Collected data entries
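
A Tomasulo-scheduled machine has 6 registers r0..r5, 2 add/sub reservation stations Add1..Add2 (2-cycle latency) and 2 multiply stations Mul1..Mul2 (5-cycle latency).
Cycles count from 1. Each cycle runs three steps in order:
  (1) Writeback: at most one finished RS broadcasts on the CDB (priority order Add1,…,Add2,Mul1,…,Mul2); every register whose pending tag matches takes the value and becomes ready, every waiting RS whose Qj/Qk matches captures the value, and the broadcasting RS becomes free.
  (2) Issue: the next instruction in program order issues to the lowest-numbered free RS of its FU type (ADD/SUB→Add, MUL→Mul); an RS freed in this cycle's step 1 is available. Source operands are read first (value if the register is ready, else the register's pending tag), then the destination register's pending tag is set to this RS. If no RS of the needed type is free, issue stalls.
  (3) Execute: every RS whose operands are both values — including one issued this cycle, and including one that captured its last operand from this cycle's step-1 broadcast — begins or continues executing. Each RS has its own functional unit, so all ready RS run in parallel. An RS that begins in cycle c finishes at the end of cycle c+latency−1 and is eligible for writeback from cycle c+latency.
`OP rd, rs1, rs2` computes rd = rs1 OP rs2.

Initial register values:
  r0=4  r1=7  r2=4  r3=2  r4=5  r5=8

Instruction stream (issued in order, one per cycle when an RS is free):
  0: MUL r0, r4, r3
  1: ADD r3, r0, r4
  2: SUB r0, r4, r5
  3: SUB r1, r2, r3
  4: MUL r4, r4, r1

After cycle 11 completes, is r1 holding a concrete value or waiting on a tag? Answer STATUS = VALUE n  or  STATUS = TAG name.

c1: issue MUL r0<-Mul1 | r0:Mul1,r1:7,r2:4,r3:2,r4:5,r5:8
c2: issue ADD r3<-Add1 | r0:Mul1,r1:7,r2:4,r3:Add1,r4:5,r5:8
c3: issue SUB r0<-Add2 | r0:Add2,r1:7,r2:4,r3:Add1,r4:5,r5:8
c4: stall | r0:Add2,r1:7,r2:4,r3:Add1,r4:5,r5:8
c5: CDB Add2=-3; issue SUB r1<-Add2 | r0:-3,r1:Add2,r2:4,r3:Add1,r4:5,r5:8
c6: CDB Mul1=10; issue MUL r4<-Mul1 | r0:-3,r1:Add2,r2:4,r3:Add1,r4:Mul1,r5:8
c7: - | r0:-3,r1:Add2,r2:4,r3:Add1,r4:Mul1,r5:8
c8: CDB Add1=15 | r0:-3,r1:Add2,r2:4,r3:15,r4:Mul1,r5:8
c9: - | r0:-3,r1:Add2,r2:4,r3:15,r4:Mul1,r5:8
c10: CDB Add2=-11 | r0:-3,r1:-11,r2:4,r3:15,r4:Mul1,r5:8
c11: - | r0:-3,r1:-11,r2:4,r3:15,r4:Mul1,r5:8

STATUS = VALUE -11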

ACTION ITEM:
In full and without change, transcribe the data above.

RESPONSE:
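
A Tomasulo-scheduled machine has 6 registers r0..r5, 2 add/sub reservation stations Add1..Add2 (2-cycle latency) and 2 multiply stations Mul1..Mul2 (5-cycle latency).
Cycles count from 1. Each cycle runs three steps in order:
  (1) Writeback: at most one finished RS broadcasts on the CDB (priority order Add1,…,Add2,Mul1,…,Mul2); every register whose pending tag matches takes the value and becomes ready, every waiting RS whose Qj/Qk matches captures the value, and the broadcasting RS becomes free.
  (2) Issue: the next instruction in program order issues to the lowest-numbered free RS of its FU type (ADD/SUB→Add, MUL→Mul); an RS freed in this cycle's step 1 is available. Source operands are read first (value if the register is ready, else the register's pending tag), then the destination register's pending tag is set to this RS. If no RS of the needed type is free, issue stalls.
  (3) Execute: every RS whose operands are both values — including one issued this cycle, and including one that captured its last operand from this cycle's step-1 broadcast — begins or continues executing. Each RS has its own functional unit, so all ready RS run in parallel. An RS that begins in cycle c finishes at the end of cycle c+latency−1 and is eligible for writeback from cycle c+latency.
`OP rd, rs1, rs2` computes rd = rs1 OP rs2.

Initial register values:
  r0=4  r1=7  r2=4  r3=2  r4=5  r5=8

Instruction stream (issued in order, one per cycle when an RS is free):
  0: MUL r0, r4, r3
  1: ADD r3, r0, r4
  2: SUB r0, r4, r5
  3: SUB r1, r2, r3
  4: MUL r4, r4, r1

After cycle 11 completes, is r1 holding a concrete value or waiting on a tag? Answer STATUS = VALUE n  or  STATUS = TAG name.

c1: issue MUL r0<-Mul1 | r0:Mul1,r1:7,r2:4,r3:2,r4:5,r5:8
c2: issue ADD r3<-Add1 | r0:Mul1,r1:7,r2:4,r3:Add1,r4:5,r5:8
c3: issue SUB r0<-Add2 | r0:Add2,r1:7,r2:4,r3:Add1,r4:5,r5:8
c4: stall | r0:Add2,r1:7,r2:4,r3:Add1,r4:5,r5:8
c5: CDB Add2=-3; issue SUB r1<-Add2 | r0:-3,r1:Add2,r2:4,r3:Add1,r4:5,r5:8
c6: CDB Mul1=10; issue MUL r4<-Mul1 | r0:-3,r1:Add2,r2:4,r3:Add1,r4:Mul1,r5:8
c7: - | r0:-3,r1:Add2,r2:4,r3:Add1,r4:Mul1,r5:8
c8: CDB Add1=15 | r0:-3,r1:Add2,r2:4,r3:15,r4:Mul1,r5:8
c9: - | r0:-3,r1:Add2,r2:4,r3:15,r4:Mul1,r5:8
c10: CDB Add2=-11 | r0:-3,r1:-11,r2:4,r3:15,r4:Mul1,r5:8
c11: - | r0:-3,r1:-11,r2:4,r3:15,r4:Mul1,r5:8

STATUS = VALUE -11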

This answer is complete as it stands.